Stored items
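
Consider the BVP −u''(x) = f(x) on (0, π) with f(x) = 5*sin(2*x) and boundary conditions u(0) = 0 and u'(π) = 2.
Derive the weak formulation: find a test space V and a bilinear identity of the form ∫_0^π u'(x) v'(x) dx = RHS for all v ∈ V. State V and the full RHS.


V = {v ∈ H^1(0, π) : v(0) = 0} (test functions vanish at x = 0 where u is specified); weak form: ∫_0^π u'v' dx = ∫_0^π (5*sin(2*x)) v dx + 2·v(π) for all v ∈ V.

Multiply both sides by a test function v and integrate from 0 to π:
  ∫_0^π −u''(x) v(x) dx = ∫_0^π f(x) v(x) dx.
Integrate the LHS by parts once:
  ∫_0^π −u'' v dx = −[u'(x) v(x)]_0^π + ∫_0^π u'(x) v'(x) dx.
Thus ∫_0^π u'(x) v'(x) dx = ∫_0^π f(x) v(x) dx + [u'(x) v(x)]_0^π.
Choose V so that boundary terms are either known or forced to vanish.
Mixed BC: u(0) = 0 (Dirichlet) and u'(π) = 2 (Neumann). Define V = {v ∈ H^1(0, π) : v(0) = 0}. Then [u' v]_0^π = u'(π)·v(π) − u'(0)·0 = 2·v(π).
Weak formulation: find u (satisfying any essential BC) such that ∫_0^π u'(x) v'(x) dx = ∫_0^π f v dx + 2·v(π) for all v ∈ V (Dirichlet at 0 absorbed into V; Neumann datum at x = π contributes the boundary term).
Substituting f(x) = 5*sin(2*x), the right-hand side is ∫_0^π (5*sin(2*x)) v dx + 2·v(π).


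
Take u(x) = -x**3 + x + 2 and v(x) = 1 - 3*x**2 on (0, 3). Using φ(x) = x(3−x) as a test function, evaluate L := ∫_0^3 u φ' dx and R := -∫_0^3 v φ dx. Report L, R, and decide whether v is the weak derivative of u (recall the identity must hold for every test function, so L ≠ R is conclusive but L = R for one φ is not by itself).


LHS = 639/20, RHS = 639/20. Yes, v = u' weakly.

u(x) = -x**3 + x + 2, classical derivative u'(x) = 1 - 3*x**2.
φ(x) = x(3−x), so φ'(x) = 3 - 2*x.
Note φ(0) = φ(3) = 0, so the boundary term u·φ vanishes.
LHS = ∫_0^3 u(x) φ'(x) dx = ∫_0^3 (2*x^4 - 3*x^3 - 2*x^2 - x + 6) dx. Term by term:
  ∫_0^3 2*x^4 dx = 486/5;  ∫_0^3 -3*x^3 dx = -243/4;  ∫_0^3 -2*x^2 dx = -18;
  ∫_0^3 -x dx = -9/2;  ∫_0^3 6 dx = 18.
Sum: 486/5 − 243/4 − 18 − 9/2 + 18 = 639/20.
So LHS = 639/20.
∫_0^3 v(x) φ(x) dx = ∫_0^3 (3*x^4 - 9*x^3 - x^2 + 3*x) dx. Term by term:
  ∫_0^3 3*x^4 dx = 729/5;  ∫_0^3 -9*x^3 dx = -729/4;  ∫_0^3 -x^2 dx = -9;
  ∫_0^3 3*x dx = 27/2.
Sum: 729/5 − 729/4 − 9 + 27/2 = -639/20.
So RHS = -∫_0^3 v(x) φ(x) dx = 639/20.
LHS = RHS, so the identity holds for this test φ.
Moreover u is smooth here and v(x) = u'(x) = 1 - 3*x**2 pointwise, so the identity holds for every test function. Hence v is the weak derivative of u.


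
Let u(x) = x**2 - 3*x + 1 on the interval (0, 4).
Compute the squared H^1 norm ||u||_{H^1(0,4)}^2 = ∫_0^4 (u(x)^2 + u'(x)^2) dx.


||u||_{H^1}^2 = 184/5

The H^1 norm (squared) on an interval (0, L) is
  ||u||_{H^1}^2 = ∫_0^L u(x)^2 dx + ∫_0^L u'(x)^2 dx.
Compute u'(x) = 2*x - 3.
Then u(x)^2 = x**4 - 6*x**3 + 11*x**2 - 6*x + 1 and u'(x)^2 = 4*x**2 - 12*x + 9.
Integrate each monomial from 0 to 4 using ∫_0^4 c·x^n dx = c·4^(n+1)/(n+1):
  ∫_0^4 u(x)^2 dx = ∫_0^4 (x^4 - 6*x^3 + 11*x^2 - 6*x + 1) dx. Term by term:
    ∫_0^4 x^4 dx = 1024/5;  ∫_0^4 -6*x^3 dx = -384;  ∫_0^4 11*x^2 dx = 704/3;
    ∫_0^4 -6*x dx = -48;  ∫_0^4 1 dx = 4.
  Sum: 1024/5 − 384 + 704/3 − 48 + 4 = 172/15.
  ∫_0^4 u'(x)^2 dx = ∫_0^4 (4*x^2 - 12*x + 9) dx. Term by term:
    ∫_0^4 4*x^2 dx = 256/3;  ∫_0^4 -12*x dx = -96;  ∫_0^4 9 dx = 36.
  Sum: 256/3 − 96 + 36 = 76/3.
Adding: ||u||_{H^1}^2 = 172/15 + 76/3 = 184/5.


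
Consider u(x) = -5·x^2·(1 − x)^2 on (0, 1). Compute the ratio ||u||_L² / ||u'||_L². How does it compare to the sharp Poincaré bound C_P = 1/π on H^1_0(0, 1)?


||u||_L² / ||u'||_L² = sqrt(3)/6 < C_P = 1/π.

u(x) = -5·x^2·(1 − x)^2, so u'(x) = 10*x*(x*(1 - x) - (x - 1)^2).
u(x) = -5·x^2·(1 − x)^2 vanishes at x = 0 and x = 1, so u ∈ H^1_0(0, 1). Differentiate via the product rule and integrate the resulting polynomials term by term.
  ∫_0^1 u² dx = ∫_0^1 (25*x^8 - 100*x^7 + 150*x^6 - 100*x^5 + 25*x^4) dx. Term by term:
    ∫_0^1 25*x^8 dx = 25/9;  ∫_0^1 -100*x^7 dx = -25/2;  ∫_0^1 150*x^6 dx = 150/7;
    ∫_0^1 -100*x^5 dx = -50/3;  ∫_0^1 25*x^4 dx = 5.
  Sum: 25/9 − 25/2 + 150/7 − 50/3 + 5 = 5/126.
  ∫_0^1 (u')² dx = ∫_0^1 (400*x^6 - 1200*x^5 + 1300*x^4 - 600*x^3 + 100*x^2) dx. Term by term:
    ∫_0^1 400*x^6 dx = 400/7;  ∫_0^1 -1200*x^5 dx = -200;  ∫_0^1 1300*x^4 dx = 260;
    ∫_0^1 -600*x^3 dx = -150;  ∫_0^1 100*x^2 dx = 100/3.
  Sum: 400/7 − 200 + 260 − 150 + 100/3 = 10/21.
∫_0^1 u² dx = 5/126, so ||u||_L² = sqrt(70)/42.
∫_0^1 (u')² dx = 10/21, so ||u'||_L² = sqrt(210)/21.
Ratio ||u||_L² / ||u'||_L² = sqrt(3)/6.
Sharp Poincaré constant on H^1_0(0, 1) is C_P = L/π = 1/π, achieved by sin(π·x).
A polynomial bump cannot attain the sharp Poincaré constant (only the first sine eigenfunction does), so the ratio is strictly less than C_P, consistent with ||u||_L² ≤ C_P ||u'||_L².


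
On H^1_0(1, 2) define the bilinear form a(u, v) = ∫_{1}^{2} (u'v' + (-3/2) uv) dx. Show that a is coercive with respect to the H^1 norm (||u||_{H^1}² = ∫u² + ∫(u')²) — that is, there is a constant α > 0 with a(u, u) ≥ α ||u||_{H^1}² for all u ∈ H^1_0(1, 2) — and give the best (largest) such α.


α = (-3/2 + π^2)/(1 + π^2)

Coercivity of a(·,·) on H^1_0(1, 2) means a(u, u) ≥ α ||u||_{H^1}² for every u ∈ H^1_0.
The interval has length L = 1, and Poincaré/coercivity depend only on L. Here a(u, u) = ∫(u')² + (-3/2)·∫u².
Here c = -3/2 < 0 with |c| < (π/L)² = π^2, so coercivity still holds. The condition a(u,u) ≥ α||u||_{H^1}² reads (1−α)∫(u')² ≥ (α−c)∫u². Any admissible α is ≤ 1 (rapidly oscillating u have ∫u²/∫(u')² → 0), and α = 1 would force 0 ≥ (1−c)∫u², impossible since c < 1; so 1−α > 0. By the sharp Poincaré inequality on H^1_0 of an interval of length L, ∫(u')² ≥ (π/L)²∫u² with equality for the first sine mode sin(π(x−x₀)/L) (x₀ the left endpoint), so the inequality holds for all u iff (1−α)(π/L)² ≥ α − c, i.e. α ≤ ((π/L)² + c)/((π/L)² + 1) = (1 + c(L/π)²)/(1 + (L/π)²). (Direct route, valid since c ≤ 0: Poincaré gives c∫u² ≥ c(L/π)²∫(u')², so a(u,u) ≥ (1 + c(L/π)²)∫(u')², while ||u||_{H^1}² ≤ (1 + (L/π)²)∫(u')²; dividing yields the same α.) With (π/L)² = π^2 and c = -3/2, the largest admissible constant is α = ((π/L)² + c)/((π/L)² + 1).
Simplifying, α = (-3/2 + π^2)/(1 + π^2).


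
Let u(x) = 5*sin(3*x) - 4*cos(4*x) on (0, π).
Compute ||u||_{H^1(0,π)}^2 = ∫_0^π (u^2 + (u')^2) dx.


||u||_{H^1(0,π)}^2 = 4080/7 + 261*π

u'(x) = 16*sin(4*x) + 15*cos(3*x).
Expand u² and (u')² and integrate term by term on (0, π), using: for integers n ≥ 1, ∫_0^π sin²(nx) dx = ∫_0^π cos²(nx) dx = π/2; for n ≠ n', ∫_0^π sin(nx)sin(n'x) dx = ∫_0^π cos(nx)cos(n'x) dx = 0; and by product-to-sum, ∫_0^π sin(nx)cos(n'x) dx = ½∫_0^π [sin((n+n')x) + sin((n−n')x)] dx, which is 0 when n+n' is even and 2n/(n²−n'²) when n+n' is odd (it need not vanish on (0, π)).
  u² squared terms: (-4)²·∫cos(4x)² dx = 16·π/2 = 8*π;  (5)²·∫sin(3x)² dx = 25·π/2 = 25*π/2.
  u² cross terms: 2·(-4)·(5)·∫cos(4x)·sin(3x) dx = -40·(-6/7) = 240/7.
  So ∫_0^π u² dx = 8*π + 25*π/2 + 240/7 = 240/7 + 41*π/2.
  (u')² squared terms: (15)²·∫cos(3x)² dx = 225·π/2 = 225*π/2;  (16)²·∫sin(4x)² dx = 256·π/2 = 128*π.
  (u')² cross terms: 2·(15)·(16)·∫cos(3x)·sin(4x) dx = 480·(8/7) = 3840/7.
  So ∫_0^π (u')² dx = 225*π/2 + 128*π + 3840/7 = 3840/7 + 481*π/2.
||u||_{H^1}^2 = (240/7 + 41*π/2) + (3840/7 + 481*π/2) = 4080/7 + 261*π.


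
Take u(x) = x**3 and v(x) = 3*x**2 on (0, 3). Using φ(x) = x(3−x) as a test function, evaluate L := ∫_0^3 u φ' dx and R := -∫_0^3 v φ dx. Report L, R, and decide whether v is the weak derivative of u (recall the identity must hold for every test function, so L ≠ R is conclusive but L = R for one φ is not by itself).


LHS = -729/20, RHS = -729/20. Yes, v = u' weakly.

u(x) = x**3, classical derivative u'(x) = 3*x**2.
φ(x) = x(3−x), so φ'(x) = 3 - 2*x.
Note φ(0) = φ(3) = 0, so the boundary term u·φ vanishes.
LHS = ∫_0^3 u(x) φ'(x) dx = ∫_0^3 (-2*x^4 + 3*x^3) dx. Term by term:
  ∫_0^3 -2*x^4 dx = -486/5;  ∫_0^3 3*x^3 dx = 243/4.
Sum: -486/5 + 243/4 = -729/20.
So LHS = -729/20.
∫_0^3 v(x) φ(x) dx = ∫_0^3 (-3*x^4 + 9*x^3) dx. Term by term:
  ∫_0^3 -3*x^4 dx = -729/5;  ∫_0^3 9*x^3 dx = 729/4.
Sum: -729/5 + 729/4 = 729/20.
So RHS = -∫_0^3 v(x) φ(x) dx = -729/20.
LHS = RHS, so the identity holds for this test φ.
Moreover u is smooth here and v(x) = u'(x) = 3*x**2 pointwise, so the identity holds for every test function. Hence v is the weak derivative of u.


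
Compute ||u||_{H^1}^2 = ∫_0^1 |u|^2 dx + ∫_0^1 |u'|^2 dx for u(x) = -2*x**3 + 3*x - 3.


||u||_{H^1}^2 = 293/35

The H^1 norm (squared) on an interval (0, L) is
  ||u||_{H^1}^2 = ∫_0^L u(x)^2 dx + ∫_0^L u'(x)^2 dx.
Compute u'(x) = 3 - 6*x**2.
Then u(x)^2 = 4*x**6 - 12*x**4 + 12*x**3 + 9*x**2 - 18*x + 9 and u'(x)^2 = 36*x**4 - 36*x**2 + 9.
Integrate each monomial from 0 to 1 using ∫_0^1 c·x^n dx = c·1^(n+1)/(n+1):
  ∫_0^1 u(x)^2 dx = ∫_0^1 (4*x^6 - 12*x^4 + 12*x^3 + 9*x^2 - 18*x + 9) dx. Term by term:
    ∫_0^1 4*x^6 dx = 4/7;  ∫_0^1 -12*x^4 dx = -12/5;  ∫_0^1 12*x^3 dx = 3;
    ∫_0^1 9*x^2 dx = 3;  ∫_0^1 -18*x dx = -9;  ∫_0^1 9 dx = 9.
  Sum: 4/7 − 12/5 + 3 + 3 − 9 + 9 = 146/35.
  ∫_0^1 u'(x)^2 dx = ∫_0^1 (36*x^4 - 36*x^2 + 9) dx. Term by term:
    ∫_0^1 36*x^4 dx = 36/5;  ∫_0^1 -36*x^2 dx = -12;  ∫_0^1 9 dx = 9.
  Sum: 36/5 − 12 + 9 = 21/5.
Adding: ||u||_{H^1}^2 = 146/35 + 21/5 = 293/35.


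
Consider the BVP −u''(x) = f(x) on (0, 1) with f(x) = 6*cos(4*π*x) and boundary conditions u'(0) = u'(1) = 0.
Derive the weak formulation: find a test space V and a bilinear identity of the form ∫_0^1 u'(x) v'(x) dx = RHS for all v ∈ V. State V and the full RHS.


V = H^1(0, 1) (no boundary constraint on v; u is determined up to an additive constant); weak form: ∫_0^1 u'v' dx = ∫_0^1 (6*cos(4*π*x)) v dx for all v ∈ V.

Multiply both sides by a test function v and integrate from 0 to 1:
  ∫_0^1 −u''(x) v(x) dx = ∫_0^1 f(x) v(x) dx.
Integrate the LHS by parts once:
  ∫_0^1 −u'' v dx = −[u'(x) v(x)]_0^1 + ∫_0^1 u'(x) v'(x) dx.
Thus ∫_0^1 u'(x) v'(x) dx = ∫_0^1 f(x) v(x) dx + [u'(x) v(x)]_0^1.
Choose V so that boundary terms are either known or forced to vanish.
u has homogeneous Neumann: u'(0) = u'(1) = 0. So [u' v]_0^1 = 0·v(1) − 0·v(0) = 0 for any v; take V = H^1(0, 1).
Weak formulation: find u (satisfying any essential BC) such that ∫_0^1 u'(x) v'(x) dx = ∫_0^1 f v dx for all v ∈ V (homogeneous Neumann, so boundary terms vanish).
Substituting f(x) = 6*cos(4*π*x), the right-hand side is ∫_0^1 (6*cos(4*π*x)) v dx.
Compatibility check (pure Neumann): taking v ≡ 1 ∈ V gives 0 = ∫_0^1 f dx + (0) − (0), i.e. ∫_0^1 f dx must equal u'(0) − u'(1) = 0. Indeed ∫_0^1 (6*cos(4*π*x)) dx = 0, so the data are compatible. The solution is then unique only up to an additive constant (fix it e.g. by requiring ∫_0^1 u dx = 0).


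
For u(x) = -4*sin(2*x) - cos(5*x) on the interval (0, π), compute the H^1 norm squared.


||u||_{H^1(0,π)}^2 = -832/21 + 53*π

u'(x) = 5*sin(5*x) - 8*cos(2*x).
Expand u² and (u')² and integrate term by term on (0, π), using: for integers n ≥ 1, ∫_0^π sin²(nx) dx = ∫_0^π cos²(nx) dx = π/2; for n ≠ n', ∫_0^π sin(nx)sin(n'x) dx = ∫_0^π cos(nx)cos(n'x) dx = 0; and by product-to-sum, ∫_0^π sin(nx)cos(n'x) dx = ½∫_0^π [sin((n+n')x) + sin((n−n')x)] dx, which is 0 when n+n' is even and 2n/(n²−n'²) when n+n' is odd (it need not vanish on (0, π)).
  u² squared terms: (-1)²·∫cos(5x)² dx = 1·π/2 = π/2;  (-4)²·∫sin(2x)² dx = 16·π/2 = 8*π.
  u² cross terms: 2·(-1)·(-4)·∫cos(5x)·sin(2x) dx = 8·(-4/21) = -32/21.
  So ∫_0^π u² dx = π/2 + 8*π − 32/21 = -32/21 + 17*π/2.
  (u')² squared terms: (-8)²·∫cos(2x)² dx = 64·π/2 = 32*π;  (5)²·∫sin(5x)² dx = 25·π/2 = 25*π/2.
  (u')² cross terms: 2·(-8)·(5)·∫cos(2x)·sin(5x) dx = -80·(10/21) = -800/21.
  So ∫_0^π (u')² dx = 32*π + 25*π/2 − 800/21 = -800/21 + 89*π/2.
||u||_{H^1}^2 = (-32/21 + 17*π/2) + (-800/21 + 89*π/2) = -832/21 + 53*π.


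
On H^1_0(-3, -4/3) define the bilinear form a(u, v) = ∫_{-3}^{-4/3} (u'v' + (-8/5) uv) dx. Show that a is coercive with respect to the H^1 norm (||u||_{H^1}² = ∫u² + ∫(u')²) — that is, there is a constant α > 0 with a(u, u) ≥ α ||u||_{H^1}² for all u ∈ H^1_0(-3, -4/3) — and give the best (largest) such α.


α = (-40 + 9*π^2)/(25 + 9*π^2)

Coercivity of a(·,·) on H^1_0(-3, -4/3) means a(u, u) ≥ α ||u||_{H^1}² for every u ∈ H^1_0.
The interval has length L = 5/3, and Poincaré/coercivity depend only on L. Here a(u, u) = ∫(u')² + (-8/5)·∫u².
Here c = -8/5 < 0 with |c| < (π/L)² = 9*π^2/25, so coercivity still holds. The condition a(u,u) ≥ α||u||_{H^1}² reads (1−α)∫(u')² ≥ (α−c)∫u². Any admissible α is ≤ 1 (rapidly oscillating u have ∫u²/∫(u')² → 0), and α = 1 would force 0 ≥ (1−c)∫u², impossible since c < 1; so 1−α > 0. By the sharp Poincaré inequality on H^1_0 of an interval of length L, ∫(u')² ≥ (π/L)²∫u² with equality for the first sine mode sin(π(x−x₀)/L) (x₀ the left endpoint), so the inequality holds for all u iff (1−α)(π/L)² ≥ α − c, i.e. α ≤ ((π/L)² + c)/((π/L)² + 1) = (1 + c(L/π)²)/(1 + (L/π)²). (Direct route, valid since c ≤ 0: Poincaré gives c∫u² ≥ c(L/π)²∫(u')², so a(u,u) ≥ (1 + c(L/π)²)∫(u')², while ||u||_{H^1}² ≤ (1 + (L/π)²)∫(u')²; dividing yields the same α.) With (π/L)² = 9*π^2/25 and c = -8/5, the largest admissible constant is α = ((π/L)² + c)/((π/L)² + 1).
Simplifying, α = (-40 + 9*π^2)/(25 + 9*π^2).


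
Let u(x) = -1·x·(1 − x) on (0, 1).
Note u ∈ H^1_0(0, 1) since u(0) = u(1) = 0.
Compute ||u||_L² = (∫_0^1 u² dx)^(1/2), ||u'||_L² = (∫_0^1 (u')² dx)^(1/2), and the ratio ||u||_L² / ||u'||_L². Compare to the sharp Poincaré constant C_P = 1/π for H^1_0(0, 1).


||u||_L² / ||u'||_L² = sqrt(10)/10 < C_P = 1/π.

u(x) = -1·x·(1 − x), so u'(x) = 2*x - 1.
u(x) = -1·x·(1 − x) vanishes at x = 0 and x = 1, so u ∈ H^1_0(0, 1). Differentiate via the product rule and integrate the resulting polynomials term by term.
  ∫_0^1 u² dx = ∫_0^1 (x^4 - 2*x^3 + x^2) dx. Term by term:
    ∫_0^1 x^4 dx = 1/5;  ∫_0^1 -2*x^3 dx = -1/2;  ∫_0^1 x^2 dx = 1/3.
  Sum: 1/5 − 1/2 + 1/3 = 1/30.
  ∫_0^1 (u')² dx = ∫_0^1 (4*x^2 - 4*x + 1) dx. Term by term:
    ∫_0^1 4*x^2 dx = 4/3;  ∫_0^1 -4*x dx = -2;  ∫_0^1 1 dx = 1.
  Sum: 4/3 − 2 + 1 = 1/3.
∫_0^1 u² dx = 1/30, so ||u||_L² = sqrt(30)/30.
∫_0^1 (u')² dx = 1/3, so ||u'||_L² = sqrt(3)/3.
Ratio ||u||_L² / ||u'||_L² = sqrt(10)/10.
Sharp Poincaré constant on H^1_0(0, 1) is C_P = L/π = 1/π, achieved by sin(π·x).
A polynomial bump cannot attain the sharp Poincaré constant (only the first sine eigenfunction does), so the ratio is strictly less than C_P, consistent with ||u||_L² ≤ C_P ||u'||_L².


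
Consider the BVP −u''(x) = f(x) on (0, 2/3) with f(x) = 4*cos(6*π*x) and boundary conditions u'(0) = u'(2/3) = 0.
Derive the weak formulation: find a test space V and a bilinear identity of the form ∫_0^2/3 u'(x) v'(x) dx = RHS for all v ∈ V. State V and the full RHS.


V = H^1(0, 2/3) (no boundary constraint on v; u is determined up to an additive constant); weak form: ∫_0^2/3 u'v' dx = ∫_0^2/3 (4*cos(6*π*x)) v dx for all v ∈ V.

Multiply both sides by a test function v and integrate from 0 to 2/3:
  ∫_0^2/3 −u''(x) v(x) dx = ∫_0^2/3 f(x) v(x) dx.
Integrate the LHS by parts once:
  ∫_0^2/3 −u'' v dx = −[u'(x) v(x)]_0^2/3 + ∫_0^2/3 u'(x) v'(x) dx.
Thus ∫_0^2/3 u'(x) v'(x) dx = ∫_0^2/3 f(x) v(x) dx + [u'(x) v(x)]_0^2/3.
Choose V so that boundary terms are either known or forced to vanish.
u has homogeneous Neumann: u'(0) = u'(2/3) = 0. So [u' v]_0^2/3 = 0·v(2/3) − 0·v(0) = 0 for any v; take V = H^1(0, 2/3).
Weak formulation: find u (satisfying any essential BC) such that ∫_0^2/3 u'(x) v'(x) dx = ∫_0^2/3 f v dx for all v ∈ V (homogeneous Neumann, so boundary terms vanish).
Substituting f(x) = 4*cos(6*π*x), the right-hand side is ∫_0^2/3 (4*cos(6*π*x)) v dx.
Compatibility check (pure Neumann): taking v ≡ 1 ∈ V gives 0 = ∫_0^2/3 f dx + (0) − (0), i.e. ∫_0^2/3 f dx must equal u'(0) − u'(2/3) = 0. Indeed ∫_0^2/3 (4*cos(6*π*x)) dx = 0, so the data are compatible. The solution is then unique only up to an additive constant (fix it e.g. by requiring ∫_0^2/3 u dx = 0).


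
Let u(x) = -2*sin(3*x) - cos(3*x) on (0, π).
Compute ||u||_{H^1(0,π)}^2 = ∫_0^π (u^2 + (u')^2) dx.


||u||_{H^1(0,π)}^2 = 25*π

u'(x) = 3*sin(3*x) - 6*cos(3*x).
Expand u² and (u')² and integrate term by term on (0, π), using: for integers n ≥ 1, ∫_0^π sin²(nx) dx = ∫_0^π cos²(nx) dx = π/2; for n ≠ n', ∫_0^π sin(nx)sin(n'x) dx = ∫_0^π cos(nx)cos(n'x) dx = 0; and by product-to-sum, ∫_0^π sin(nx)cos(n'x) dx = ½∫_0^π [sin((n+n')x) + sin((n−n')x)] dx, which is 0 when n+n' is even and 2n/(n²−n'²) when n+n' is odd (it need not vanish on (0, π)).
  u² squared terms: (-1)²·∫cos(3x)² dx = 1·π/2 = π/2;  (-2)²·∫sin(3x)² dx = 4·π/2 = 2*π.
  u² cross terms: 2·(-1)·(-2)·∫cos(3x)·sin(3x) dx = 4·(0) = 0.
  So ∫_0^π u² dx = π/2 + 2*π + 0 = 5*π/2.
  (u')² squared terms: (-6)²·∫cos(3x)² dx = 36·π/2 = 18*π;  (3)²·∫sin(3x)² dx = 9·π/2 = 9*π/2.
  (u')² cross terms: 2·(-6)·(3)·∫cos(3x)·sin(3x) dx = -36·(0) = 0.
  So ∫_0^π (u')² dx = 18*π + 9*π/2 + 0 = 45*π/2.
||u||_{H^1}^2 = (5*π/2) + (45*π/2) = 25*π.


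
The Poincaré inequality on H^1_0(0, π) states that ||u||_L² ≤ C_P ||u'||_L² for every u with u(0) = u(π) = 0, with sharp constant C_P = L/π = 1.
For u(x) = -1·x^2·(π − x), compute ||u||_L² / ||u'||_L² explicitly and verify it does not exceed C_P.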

Exercise prompt —
Each line above with the string "conditions" in it should be located and copied.

Result of the exercise —
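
Consider the BVP −u''(x) = f(x) on (0, π) with f(x) = 5*sin(2*x) and boundary conditions u(0) = 0 and u'(π) = 2.
Consider the BVP −u''(x) = f(x) on (0, 1) with f(x) = 6*cos(4*π*x) and boundary conditions u'(0) = u'(1) = 0.
Consider the BVP −u''(x) = f(x) on (0, 2/3) with f(x) = 4*cos(6*π*x) and boundary conditions u'(0) = u'(2/3) = 0.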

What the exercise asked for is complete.